* WORK INSTRUCTION
Each line from the one containing "What is the" through the last line of the material below is to be transcribed exactly, with nothing else included.

* PROVIDED MATERIAL

= Beginning of Section =

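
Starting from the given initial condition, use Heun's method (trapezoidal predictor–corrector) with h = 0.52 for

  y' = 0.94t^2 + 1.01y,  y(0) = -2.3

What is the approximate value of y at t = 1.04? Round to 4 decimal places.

Heun: k1 = f(t_n, y_n); k2 = f(t_n + h, y_n + h·k1); y_{n+1} = y_n + (h/2)·(k1 + k2).
t=0.000000, y=-2.300000:
  k1 = f(0.000000, -2.300000) = -2.323000
  k2 = f(0.520000, -3.507960) = -3.288864
  y ← -2.300000 + (0.52/2)·(-2.323000 + (-3.288864)) = -3.759085
t=0.520000, y=-3.759085:
  k1 = f(0.520000, -3.759085) = -3.542499
  k2 = f(1.040000, -5.601184) = -4.640492
  y ← -3.759085 + (0.52/2)·(-3.542499 + (-4.640492)) = -5.886662
y(1.04) ≈ -5.8867

-5.8867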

= End of Section =

* TASK OUTPUT
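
What is the approximate value of y at t = 1.04? Round to 4 decimal places.

Heun: k1 = f(t_n, y_n); k2 = f(t_n + h, y_n + h·k1); y_{n+1} = y_n + (h/2)·(k1 + k2).
t=0.000000, y=-2.300000:
  k1 = f(0.000000, -2.300000) = -2.323000
  k2 = f(0.520000, -3.507960) = -3.288864
  y ← -2.300000 + (0.52/2)·(-2.323000 + (-3.288864)) = -3.759085
t=0.520000, y=-3.759085:
  k1 = f(0.520000, -3.759085) = -3.542499
  k2 = f(1.040000, -5.601184) = -4.640492
  y ← -3.759085 + (0.52/2)·(-3.542499 + (-4.640492)) = -5.886662
y(1.04) ≈ -5.8867

-5.8867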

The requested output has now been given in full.